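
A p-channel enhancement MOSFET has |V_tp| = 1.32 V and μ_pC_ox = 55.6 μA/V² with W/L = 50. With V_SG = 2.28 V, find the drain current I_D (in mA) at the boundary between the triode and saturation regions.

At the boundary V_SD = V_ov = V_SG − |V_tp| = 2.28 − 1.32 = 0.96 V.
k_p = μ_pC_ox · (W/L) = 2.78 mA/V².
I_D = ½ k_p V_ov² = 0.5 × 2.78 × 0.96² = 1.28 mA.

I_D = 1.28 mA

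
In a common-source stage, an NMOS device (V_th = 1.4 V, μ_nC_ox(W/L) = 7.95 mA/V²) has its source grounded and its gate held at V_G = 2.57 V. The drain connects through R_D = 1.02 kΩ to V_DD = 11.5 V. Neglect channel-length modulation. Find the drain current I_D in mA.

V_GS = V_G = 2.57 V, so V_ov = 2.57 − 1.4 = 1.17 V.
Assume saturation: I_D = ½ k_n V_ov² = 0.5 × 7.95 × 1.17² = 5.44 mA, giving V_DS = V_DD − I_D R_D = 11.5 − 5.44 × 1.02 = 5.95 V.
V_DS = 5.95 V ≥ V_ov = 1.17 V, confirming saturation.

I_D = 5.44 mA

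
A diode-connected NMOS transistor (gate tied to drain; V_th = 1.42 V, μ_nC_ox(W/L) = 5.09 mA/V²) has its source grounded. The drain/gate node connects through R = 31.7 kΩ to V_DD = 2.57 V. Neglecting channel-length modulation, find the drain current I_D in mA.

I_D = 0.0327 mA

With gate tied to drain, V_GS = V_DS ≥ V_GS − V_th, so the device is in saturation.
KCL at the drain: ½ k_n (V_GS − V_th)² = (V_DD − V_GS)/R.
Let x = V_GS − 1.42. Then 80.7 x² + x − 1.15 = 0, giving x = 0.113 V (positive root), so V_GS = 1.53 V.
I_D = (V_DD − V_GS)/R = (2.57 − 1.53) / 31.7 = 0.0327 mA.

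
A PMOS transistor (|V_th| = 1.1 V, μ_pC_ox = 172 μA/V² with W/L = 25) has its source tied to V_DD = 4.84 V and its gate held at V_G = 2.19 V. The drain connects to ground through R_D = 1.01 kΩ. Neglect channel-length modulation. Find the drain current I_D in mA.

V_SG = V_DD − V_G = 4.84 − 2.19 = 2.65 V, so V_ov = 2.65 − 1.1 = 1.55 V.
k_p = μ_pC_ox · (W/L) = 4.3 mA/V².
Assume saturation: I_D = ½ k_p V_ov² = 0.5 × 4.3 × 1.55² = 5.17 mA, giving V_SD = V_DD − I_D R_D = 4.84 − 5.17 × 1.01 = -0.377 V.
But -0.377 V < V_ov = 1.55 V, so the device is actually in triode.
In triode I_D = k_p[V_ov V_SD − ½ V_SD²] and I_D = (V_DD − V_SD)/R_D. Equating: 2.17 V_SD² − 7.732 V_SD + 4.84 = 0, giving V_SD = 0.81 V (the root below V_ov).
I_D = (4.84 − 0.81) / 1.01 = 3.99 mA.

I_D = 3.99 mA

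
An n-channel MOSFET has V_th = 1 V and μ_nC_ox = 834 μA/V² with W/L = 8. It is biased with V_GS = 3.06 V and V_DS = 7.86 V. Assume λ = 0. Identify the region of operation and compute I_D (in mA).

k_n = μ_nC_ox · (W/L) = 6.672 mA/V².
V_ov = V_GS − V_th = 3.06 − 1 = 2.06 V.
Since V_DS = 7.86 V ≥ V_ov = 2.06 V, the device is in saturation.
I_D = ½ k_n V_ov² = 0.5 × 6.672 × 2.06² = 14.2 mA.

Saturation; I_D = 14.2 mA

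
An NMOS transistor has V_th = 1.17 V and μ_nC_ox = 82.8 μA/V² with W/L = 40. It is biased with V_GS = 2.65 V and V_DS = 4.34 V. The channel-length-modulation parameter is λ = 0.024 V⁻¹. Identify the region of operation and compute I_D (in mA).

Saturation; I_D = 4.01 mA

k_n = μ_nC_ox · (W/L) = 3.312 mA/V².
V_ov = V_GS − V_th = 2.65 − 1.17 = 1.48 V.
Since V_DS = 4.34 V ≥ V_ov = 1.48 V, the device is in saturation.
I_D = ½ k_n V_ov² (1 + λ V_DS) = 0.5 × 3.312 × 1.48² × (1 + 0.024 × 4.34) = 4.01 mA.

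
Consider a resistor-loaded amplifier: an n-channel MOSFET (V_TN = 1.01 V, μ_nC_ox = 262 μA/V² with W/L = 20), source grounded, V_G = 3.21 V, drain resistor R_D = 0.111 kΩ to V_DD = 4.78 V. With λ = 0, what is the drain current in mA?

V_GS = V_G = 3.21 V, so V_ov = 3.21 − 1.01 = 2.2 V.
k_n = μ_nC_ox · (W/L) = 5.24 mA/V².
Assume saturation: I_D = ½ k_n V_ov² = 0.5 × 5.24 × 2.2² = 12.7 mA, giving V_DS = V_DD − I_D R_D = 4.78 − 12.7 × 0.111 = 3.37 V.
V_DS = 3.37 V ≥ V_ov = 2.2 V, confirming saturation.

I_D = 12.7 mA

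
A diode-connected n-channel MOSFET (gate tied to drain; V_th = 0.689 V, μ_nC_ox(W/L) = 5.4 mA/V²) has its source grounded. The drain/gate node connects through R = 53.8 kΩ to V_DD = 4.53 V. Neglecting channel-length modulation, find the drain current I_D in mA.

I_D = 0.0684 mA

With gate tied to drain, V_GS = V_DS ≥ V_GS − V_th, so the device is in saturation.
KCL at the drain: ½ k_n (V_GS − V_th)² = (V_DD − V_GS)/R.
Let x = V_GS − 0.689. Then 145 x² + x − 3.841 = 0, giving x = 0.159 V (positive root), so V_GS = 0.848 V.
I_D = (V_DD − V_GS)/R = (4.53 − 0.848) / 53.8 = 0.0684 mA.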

+---+

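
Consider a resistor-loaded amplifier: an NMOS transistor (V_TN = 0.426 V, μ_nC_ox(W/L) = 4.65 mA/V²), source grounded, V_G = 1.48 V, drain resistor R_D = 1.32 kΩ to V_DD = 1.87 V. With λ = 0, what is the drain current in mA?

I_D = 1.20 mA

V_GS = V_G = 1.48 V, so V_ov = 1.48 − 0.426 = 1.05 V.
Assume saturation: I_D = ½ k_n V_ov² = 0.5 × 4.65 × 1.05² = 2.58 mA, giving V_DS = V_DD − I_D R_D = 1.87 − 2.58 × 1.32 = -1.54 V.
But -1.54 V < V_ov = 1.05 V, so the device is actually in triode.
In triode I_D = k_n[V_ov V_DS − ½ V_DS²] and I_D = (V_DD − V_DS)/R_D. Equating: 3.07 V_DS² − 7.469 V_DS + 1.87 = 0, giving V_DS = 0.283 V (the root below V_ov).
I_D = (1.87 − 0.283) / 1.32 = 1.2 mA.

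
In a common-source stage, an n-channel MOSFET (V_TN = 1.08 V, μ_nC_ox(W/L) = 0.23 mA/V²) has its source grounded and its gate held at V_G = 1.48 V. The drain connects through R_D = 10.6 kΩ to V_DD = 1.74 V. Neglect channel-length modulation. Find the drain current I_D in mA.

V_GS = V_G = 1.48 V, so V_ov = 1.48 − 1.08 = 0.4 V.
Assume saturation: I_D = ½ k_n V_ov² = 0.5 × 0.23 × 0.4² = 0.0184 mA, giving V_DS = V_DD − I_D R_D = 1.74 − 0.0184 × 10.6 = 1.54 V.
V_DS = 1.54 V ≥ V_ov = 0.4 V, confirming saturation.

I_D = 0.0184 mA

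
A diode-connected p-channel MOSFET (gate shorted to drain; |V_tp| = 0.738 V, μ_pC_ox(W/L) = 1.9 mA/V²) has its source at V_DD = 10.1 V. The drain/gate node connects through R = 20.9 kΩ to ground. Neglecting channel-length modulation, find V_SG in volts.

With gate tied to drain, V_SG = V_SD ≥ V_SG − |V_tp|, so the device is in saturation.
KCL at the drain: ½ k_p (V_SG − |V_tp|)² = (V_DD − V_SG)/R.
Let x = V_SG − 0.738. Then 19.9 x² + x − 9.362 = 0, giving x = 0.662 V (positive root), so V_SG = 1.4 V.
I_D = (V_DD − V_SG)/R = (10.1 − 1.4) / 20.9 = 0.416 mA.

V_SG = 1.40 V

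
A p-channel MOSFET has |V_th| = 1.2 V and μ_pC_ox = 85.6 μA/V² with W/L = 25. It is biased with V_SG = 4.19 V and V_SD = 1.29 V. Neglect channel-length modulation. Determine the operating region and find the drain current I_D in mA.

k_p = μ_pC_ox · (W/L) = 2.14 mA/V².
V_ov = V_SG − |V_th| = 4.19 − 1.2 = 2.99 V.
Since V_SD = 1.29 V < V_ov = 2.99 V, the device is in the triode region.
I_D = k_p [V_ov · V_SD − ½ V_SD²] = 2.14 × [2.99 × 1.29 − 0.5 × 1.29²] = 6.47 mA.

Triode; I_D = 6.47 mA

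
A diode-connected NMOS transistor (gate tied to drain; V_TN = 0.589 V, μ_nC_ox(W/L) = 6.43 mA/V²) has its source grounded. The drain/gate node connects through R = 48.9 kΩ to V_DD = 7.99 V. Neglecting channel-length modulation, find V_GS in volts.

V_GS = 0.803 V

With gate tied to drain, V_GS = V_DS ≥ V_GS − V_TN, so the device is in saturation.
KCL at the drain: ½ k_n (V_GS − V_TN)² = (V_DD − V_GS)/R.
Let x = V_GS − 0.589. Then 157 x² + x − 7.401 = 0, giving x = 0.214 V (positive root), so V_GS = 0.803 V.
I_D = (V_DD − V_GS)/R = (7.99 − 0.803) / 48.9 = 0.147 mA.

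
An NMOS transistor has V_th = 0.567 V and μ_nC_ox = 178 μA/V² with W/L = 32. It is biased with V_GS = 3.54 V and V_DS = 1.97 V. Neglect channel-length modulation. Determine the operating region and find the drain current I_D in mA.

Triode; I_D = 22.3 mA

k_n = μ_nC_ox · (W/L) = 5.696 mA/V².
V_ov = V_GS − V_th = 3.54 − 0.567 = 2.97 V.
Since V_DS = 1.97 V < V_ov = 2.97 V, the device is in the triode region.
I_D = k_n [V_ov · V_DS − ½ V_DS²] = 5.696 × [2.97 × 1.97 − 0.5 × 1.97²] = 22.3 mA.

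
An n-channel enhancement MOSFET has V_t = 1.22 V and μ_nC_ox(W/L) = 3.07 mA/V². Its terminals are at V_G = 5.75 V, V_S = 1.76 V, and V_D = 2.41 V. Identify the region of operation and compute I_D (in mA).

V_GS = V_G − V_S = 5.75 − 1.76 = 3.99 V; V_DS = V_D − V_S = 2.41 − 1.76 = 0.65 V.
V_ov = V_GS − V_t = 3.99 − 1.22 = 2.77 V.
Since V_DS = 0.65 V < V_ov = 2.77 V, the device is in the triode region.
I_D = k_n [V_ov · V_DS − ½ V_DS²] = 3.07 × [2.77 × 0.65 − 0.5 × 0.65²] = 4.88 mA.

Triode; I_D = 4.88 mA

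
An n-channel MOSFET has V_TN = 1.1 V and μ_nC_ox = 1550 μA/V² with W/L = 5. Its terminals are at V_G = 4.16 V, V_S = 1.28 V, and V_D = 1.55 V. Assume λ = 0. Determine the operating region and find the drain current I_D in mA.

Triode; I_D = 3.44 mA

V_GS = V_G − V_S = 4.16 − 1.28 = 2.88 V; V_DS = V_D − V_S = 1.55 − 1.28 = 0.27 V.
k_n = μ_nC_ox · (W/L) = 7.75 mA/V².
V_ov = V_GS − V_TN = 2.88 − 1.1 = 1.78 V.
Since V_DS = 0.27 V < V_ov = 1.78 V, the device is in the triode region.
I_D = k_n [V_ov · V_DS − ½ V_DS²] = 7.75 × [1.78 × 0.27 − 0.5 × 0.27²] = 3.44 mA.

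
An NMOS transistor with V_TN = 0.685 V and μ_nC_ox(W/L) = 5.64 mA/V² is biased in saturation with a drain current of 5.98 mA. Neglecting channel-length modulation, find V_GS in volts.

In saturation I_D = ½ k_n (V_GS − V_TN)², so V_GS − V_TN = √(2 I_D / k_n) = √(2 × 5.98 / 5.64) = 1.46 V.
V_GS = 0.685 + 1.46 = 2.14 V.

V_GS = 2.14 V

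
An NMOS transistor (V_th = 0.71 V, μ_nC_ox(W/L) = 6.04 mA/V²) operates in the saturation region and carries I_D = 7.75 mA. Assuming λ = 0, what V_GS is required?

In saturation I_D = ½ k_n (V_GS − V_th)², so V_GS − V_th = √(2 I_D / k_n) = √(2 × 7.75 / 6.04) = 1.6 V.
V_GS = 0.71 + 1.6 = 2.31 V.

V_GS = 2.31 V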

+---+

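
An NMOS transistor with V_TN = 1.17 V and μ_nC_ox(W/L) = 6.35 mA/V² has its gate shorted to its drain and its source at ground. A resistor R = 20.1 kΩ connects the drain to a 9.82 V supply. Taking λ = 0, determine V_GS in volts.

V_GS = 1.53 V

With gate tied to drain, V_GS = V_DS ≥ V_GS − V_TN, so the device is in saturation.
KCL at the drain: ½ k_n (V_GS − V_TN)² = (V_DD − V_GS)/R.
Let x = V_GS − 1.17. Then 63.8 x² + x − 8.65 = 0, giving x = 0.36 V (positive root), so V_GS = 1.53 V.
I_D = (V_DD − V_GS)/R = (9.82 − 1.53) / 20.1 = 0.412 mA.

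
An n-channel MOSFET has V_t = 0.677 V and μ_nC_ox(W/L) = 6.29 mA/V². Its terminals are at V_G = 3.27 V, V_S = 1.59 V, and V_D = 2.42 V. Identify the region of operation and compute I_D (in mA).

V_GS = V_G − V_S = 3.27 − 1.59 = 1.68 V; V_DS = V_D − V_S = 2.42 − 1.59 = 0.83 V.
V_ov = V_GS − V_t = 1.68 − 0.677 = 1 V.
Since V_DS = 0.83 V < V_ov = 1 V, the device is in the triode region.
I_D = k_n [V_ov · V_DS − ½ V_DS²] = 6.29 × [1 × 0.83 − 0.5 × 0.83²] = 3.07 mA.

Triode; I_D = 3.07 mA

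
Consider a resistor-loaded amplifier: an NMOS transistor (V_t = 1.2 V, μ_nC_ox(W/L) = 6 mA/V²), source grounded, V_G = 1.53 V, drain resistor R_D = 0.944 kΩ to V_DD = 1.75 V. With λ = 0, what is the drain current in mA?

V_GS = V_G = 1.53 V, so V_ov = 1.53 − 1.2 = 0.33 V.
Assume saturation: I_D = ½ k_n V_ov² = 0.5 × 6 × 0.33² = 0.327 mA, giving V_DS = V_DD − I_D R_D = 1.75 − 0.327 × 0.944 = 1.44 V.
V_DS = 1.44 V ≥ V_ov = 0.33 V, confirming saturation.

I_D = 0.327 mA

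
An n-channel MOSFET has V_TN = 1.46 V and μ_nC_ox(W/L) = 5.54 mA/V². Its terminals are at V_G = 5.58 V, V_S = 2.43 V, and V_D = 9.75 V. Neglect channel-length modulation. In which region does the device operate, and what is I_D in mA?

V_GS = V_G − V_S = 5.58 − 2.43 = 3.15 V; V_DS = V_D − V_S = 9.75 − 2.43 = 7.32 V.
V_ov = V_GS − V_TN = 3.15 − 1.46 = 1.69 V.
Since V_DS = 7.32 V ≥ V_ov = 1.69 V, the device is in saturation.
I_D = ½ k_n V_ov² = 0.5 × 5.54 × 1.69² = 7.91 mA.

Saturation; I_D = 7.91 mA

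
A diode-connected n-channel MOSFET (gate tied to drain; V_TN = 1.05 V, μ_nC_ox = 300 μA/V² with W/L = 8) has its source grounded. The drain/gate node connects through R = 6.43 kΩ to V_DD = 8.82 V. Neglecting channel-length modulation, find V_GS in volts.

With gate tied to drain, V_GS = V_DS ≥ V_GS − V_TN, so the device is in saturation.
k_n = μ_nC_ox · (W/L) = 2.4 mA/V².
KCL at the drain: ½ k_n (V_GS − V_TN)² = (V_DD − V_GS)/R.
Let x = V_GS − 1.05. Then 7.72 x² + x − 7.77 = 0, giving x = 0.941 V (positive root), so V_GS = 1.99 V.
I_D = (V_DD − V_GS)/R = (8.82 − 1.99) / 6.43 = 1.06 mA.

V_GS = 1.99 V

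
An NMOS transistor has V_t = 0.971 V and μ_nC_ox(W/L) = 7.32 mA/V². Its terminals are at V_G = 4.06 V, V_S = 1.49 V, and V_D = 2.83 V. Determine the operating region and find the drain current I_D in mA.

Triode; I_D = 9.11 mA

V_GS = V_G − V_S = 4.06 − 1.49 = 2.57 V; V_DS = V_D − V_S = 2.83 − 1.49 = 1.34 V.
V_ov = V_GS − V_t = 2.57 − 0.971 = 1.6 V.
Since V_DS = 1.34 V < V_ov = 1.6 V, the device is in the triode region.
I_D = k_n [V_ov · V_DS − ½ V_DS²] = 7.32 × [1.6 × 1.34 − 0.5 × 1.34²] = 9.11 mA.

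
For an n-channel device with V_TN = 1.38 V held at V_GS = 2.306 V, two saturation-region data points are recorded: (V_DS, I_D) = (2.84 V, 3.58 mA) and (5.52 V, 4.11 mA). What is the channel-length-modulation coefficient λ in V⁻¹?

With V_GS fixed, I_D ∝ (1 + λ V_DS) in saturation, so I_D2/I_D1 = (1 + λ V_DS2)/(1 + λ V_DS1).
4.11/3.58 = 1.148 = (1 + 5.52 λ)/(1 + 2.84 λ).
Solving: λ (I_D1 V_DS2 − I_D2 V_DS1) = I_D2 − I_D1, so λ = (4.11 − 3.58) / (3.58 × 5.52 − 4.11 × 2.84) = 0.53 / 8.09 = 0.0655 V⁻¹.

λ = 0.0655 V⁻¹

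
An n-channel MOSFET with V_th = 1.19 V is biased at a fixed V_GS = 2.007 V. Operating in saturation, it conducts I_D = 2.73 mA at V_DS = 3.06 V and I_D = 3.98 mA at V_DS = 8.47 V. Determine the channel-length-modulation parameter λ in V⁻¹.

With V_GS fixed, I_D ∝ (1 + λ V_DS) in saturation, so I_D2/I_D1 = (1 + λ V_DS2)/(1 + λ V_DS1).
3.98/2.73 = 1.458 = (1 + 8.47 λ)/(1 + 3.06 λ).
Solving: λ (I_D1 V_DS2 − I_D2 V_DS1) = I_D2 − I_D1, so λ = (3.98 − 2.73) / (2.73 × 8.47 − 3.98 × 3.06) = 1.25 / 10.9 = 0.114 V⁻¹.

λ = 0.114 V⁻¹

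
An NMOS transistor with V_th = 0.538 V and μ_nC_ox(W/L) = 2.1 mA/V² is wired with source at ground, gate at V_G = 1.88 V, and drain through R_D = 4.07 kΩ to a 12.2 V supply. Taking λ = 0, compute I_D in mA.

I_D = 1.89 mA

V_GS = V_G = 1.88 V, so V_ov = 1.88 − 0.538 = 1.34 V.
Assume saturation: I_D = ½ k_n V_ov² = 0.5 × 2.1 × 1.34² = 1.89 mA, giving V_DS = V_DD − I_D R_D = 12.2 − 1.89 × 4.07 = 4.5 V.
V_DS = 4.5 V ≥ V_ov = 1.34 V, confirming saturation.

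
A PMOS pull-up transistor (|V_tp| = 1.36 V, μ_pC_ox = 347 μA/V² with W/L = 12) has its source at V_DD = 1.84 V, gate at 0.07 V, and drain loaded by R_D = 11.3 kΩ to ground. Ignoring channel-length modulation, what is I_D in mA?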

+---+

:: Exercise aim ::
Of the lines above, output exactly those from the line bearing "An NMOS transistor with V_th" through the line bearing "A PMOS pull-up", inclusive.

:: Task solution ::
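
An NMOS transistor with V_th = 0.538 V and μ_nC_ox(W/L) = 2.1 mA/V² is wired with source at ground, gate at V_G = 1.88 V, and drain through R_D = 4.07 kΩ to a 12.2 V supply. Taking λ = 0, compute I_D in mA.

I_D = 1.89 mA

V_GS = V_G = 1.88 V, so V_ov = 1.88 − 0.538 = 1.34 V.
Assume saturation: I_D = ½ k_n V_ov² = 0.5 × 2.1 × 1.34² = 1.89 mA, giving V_DS = V_DD − I_D R_D = 12.2 − 1.89 × 4.07 = 4.5 V.
V_DS = 4.5 V ≥ V_ov = 1.34 V, confirming saturation.

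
A PMOS pull-up transistor (|V_tp| = 1.36 V, μ_pC_ox = 347 μA/V² with W/L = 12) has its source at V_DD = 1.84 V, gate at 0.07 V, and drain loaded by R_D = 11.3 kΩ to ground. Ignoring channel-length modulation, what is I_D in mA?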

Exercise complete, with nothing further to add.